__Data for processing__.
-- Opening Marker --
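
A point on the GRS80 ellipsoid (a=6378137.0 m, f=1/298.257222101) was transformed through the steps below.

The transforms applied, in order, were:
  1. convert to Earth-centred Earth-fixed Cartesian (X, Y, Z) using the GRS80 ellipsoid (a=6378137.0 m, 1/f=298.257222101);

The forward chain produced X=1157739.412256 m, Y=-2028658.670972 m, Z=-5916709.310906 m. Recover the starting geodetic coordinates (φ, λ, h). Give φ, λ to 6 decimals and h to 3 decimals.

start: X=1157739.4123, Y=-2028658.6710, Z=-5916709.3109 m
→ geod (Bowring, a=6378137.000): φ=-68.58822400°, λ=-60.28694000°, h=1451.0950 m

φ=-68.588224°, λ=-60.286940°, h=1451.095 m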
-- Closing Marker --
The lines you need run from the one containing "1. convert to" to the end of the listing. Output exactly those, both ends included.

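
  1. convert to Earth-centred Earth-fixed Cartesian (X, Y, Z) using the GRS80 ellipsoid (a=6378137.0 m, 1/f=298.257222101);

The forward chain produced X=1157739.412256 m, Y=-2028658.670972 m, Z=-5916709.310906 m. Recover the starting geodetic coordinates (φ, λ, h). Give φ, λ to 6 decimals and h to 3 decimals.

start: X=1157739.4123, Y=-2028658.6710, Z=-5916709.3109 m
→ geod (Bowring, a=6378137.000): φ=-68.58822400°, λ=-60.28694000°, h=1451.0950 m

φ=-68.588224°, λ=-60.286940°, h=1451.095 m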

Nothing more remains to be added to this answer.